- Material supplied

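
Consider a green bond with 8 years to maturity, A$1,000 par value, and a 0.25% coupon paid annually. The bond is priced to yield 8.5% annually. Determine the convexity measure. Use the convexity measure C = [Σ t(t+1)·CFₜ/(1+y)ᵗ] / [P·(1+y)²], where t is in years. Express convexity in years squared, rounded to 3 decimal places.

With y = 0.085:
  t   CF        PV=CF/(1+0.085)^t    t·PV        t(t+1)·PV
  1         2.50         2.3041         2.3041           4.6083
  2         2.50         2.1236         4.2473          12.7418
  3         2.50         1.9573         5.8718          23.4872
  4         2.50         1.8039         7.2157          36.0787
  5         2.50         1.6626         8.3131          49.8784
  6         2.50         1.5324         9.1942          64.3592
  7         2.50         1.4123         9.8862          79.0897
  8     1,002.50       521.9711     4,175.7690      37,581.9207
  Σ                    534.7674     4,222.8014      37,852.1641
P = 534.7674.
Convexity = Σ t(t+1)·PV / [P·(1+y)²] = 37,852.1641 / (534.7674 × 1.177225) = 60.12655.

60.127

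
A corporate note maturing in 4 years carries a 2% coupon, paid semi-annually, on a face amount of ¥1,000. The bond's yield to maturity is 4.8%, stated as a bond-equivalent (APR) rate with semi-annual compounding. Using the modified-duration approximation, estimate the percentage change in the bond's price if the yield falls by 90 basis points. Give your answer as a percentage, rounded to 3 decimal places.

+3.388%

Periodic yield y = 0.024. Modified duration first:
  t   CF        PV=CF/(1+0.024)^t    t·PV
  1        10.00         9.7656         9.7656
  2        10.00         9.5367        19.0735
  3        10.00         9.3132        27.9397
  4        10.00         9.0949        36.3798
  5        10.00         8.8818        44.4089
  6        10.00         8.6736        52.0417
  7        10.00         8.4703        59.2923
  8     1,010.00       835.4524     6,683.6193
  Σ                    899.1887     6,932.5209
P = 899.1887; D_Mac = 7.70975 half-year periods = 3.85488 yrs; D_mod = 3.85488/(1+0.024) = 3.76453 yrs.
ΔP/P ≈ -D_mod · Δy = -3.76453 × (-0.009) = +0.033881 = +3.3881%.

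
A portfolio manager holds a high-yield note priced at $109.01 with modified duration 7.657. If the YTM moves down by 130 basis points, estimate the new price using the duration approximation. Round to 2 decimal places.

Duration approximation: ΔP/P ≈ -D_mod · Δy = -7.657 × (-0.013) = +0.099541.
New price ≈ 109.01 × (1 + 0.099541) = 119.86096441.

$119.86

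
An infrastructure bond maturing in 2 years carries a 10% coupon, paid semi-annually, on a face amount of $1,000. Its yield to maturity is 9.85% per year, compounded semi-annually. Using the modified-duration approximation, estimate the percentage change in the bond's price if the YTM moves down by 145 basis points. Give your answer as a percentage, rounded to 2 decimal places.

Periodic yield y = 0.04925. Modified duration first:
  t   CF        PV=CF/(1+0.04925)^t    t·PV
  1        50.00        47.6531        47.6531
  2        50.00        45.4163        90.8327
  3        50.00        43.2846       129.8537
  4     1,050.00       866.3101     3,465.2405
  Σ                  1,002.6641     3,733.5799
P = 1,002.6641; D_Mac = 3.72366 half-year periods = 1.86183 yrs; D_mod = 1.86183/(1+0.04925) = 1.77444 yrs.
ΔP/P ≈ -D_mod · Δy = -1.77444 × (-0.0145) = +0.025729 = +2.5729%.

+2.57%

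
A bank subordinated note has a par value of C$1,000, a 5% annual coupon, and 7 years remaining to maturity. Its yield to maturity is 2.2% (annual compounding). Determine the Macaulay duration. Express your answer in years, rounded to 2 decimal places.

6.16 years

Periodic yield y = 0.022. Discount each cash flow and weight by its year:
  t   CF        PV=CF/(1+0.022)^t    t·PV
  1        50.00        48.9237        48.9237
  2        50.00        47.8705        95.7411
  3        50.00        46.8400       140.5201
  4        50.00        45.8317       183.3270
  5        50.00        44.8452       224.2258
  6        50.00        43.8798       263.2788
  7     1,050.00       901.6397     6,311.4779
  Σ                  1,179.8307     7,267.4944
Price P = Σ PV = 1,179.8307.
Macaulay duration = Σ(t·PV) / P = 7,267.4944 / 1,179.8307 = 6.15978 years.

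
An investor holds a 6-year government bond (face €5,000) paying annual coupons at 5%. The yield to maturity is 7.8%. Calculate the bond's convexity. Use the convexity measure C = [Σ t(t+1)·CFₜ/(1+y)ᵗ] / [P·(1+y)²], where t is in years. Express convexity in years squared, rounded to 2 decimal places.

With y = 0.078:
  t   CF        PV=CF/(1+0.078)^t    t·PV        t(t+1)·PV
  1       250.00       231.9109       231.9109         463.8219
  2       250.00       215.1307       430.2615       1,290.7845
  3       250.00       199.5647       598.6941       2,394.7764
  4       250.00       185.1250       740.4998       3,702.4991
  5       250.00       171.7300       858.6501       5,151.9004
  6     5,250.00     3,345.3899    20,072.3393     140,506.3748
  Σ                  4,348.8512    22,932.3557     153,510.1571
P = 4,348.8512.
Convexity = Σ t(t+1)·PV / [P·(1+y)²] = 153,510.1571 / (4,348.8512 × 1.162084) = 30.37561.

30.38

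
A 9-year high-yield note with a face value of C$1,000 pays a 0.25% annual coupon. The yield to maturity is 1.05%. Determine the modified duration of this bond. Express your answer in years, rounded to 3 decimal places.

8.814 years

Periodic yield y = 0.0105. First find Macaulay duration:
  t   CF        PV=CF/(1+0.0105)^t    t·PV
  1         2.50         2.4740         2.4740
  2         2.50         2.4483         4.8966
  3         2.50         2.4229         7.2686
  4         2.50         2.3977         9.5908
  5         2.50         2.3728        11.8639
  6         2.50         2.3481        14.0888
  7         2.50         2.3237        16.2661
  8         2.50         2.2996        18.3967
  9     1,002.50       912.5518     8,212.9661
  Σ                    931.6389     8,297.8117
P = 931.6389; Macaulay duration = 8,297.8117 / 931.6389 = 8.90668 years.
Modified duration = D_Mac / (1 + y) = 8.90668 / 1.0105 = 8.81413 years.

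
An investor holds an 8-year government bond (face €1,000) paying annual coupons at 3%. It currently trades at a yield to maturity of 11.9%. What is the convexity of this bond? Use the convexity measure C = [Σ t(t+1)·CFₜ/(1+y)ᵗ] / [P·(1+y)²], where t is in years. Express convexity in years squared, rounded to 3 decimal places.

With y = 0.119:
  t   CF        PV=CF/(1+0.119)^t    t·PV        t(t+1)·PV
  1        30.00        26.8097        26.8097          53.6193
  2        30.00        23.9586        47.9172         143.7515
  3        30.00        21.4107        64.2321         256.9285
  4        30.00        19.1338        76.5351         382.6757
  5        30.00        17.0990        85.4950         512.9701
  6        30.00        15.2806        91.6837         641.7857
  7        30.00        13.6556        95.5892         764.7134
  8     1,030.00       418.9831     3,351.8650      30,166.7851
  Σ                    556.3311     3,840.1269      32,923.2292
P = 556.3311.
Convexity = Σ t(t+1)·PV / [P·(1+y)²] = 32,923.2292 / (556.3311 × 1.252161) = 47.26166.

47.262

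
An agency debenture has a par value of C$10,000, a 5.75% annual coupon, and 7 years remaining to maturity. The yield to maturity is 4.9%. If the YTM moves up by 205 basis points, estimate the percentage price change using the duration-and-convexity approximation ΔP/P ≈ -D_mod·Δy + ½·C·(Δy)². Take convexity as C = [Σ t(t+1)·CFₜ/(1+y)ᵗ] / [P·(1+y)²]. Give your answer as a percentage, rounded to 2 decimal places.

-10.83%

With y = 0.049:
  t   CF        PV=CF/(1+0.049)^t    t·PV        t(t+1)·PV
  1       575.00       548.1411       548.1411       1,096.2822
  2       575.00       522.5368     1,045.0736       3,135.2207
  3       575.00       498.1285     1,494.3855       5,977.5419
  4       575.00       474.8603     1,899.4413       9,497.2066
  5       575.00       452.6791     2,263.3953      13,580.3717
  6       575.00       431.5339     2,589.2034      18,124.4237
  7    10,575.00     7,565.7495    52,960.2466     423,681.9729
  Σ                 10,493.6292    62,799.8867     475,093.0197
P = 10,493.6292; D_Mac = 5.98457 yrs; D_mod = 5.70503 yrs; C = 41.14357.
Duration effect: -5.70503 × (+0.0205) = -0.116953
Convexity effect: 0.5 × 41.14357 × (0.0205)² = +0.0086453
ΔP/P ≈ -0.116953 + 0.0086453 = -0.108308 = -10.8308%.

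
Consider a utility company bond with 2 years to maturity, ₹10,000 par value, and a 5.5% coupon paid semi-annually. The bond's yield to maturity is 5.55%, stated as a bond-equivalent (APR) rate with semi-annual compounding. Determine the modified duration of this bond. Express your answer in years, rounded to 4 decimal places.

Periodic yield y = 0.02775. First find Macaulay duration:
  t   CF        PV=CF/(1+0.02775)^t    t·PV
  1       275.00       267.5748       267.5748
  2       275.00       260.3501       520.7002
  3       275.00       253.3204       759.9613
  4    10,275.00     9,209.4117    36,837.6468
  Σ                  9,990.6570    38,385.8831
P = 9,990.6570; Macaulay duration = 38,385.8831 / 9,990.6570 = 3.84218 half-year periods = 1.92109 years.
Modified duration = D_Mac / (1 + y) = 1.92109 / 1.02775 = 1.86922 years.

1.8692 years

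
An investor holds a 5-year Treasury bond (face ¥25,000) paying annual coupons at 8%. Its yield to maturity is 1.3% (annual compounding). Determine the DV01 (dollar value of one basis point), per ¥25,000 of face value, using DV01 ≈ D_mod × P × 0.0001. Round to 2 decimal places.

¥14.39

Periodic yield y = 0.013.
  t   CF        PV=CF/(1+0.013)^t    t·PV
  1     2,000.00     1,974.3337     1,974.3337
  2     2,000.00     1,948.9967     3,897.9934
  3     2,000.00     1,923.9849     5,771.9547
  4     2,000.00     1,899.2941     7,597.1763
  5    27,000.00    25,311.4216   126,557.1079
  Σ                 33,058.0309   145,798.5660
P = 33,058.0309; D_Mac = 4.41038 yrs; D_mod = 4.35378 yrs.
DV01 ≈ 4.35378 × 33,058.0309 × 0.0001 = 14.392751.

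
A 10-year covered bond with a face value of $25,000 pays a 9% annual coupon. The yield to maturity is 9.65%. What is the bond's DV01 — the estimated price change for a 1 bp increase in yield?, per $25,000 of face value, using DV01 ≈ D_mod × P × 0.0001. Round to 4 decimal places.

$15.1559

Periodic yield y = 0.0965.
  t   CF        PV=CF/(1+0.0965)^t    t·PV
  1     2,250.00     2,051.9836     2,051.9836
  2     2,250.00     1,871.3941     3,742.7881
  3     2,250.00     1,706.6977     5,120.0932
  4     2,250.00     1,556.4959     6,225.9835
  5     2,250.00     1,419.5129     7,097.5644
  6     2,250.00     1,294.5854     7,767.5123
  7     2,250.00     1,180.6524     8,264.5670
  8     2,250.00     1,076.7464     8,613.9712
  9     2,250.00       981.9849     8,837.8638
  10   27,250.00    10,846.2634   108,462.6339
  Σ                 23,986.3166   166,184.9610
P = 23,986.3166; D_Mac = 6.92832 yrs; D_mod = 6.31858 yrs.
DV01 ≈ 6.31858 × 23,986.3166 × 0.0001 = 15.155947.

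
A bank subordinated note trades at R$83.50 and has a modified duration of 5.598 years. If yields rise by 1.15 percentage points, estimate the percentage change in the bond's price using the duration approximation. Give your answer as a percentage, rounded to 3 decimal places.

-6.438%

Duration approximation: ΔP/P ≈ -D_mod · Δy = -5.598 × (+0.0115) = -0.064377.
As a percentage: -6.4377%.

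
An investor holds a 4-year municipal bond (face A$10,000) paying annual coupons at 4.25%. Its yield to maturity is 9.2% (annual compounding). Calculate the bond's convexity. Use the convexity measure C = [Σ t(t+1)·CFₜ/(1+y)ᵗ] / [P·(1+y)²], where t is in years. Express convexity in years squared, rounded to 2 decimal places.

With y = 0.092:
  t   CF        PV=CF/(1+0.092)^t    t·PV        t(t+1)·PV
  1       425.00       389.1941       389.1941         778.3883
  2       425.00       356.4049       712.8098       2,138.4293
  3       425.00       326.3781       979.1343       3,916.5372
  4    10,425.00     7,331.3763    29,325.5051     146,627.5256
  Σ                  8,403.3534    31,406.6434     153,460.8805
P = 8,403.3534.
Convexity = Σ t(t+1)·PV / [P·(1+y)²] = 153,460.8805 / (8,403.3534 × 1.192464) = 15.31439.

15.31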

- Task prompt
Once the line containing "An investor holds a 4-year" is found, print it and every line after it through the end of the listing, exactly and alone.

- Response
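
An investor holds a 4-year municipal bond (face A$10,000) paying annual coupons at 4.25%. Its yield to maturity is 9.2% (annual compounding). Calculate the bond's convexity. Use the convexity measure C = [Σ t(t+1)·CFₜ/(1+y)ᵗ] / [P·(1+y)²], where t is in years. Express convexity in years squared, rounded to 2 decimal places.

With y = 0.092:
  t   CF        PV=CF/(1+0.092)^t    t·PV        t(t+1)·PV
  1       425.00       389.1941       389.1941         778.3883
  2       425.00       356.4049       712.8098       2,138.4293
  3       425.00       326.3781       979.1343       3,916.5372
  4    10,425.00     7,331.3763    29,325.5051     146,627.5256
  Σ                  8,403.3534    31,406.6434     153,460.8805
P = 8,403.3534.
Convexity = Σ t(t+1)·PV / [P·(1+y)²] = 153,460.8805 / (8,403.3534 × 1.192464) = 15.31439.

15.31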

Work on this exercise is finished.